#### RECORDS FOR THE EXERCISE
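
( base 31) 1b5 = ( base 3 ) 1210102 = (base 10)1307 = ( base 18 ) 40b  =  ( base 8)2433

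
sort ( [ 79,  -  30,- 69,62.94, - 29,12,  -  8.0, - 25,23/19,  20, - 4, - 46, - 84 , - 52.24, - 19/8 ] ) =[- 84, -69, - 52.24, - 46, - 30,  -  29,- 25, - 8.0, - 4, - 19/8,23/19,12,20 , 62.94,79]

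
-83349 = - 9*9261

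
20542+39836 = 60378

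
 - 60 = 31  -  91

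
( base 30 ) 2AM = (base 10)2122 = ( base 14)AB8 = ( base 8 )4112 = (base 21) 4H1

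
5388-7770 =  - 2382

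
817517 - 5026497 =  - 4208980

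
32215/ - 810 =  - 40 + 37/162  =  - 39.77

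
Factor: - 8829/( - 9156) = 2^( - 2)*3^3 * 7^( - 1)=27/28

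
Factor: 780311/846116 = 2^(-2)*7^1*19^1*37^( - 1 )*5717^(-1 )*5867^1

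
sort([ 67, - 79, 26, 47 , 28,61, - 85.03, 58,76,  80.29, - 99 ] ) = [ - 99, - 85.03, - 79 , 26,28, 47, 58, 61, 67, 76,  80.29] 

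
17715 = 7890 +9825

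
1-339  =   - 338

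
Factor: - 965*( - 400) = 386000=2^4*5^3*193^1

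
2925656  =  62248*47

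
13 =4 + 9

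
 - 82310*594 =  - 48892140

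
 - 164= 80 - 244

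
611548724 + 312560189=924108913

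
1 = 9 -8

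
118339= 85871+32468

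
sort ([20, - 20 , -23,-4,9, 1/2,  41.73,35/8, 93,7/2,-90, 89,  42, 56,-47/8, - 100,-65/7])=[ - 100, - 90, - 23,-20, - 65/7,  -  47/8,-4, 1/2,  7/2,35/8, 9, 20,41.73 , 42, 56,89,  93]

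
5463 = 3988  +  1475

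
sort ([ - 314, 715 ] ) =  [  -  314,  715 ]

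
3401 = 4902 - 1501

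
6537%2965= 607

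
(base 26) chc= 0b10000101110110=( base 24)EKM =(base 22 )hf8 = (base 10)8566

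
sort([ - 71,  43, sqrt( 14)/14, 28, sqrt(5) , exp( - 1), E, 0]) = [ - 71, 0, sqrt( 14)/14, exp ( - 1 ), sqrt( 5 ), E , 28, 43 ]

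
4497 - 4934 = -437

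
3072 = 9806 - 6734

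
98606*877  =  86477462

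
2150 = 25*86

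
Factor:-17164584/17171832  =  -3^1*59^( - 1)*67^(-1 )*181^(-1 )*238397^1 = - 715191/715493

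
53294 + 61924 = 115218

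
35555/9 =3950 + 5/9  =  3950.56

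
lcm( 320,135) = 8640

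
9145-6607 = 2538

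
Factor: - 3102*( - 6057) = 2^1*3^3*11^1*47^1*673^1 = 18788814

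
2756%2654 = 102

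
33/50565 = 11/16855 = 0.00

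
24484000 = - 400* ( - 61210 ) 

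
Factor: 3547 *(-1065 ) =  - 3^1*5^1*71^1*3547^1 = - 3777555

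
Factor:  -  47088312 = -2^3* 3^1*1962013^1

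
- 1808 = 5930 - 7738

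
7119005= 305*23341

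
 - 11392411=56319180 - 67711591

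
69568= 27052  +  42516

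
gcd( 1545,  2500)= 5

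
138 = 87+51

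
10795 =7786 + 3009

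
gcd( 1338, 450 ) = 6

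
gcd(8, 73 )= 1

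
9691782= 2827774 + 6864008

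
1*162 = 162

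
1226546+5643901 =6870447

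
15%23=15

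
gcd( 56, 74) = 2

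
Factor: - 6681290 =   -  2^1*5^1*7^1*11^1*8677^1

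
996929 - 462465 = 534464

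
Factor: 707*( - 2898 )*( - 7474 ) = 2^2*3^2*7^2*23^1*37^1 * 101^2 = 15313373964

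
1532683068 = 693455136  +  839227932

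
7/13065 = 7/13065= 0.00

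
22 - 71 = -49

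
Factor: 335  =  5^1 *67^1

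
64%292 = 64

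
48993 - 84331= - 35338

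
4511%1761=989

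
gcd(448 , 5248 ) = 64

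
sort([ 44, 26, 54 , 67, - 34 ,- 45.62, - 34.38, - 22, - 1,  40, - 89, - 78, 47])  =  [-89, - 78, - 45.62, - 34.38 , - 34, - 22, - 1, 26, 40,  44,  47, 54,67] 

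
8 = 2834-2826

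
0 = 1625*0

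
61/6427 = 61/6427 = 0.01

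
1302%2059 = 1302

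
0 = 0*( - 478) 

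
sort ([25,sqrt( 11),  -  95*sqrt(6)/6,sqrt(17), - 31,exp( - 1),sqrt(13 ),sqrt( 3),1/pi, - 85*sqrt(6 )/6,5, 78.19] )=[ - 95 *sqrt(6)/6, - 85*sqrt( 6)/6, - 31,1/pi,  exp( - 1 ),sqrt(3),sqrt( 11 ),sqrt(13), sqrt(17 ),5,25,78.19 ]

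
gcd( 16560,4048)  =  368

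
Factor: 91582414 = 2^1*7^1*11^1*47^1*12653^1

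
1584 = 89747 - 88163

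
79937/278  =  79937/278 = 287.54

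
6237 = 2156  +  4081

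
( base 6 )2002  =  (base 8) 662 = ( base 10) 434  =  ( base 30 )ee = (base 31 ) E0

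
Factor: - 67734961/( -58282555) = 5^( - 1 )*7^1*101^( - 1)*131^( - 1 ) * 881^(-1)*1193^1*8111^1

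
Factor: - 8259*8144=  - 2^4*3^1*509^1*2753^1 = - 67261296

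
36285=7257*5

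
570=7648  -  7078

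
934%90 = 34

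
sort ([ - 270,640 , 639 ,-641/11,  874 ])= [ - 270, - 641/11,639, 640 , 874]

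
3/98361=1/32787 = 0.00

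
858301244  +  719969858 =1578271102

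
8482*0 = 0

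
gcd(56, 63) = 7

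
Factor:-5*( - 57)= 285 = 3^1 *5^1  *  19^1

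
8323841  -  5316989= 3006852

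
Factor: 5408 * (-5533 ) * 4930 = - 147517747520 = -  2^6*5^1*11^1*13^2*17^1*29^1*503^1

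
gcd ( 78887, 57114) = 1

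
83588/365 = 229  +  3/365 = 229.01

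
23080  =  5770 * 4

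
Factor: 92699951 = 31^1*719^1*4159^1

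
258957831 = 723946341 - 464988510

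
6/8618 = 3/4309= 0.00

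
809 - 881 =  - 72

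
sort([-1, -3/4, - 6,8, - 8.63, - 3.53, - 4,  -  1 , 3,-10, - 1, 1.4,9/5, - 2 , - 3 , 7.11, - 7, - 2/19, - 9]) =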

#### WHAT IS EXPECTED
Search the preceding listing for "sqrt" and extract every line where it is found.

#### RESULT
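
sort([ - 71,  43, sqrt( 14)/14, 28, sqrt(5) , exp( - 1), E, 0]) = [ - 71, 0, sqrt( 14)/14, exp ( - 1 ), sqrt( 5 ), E , 28, 43 ]
sort ([25,sqrt( 11),  -  95*sqrt(6)/6,sqrt(17), - 31,exp( - 1),sqrt(13 ),sqrt( 3),1/pi, - 85*sqrt(6 )/6,5, 78.19] )=[ - 95 *sqrt(6)/6, - 85*sqrt( 6)/6, - 31,1/pi,  exp( - 1 ),sqrt(3),sqrt( 11 ),sqrt(13), sqrt(17 ),5,25,78.19 ]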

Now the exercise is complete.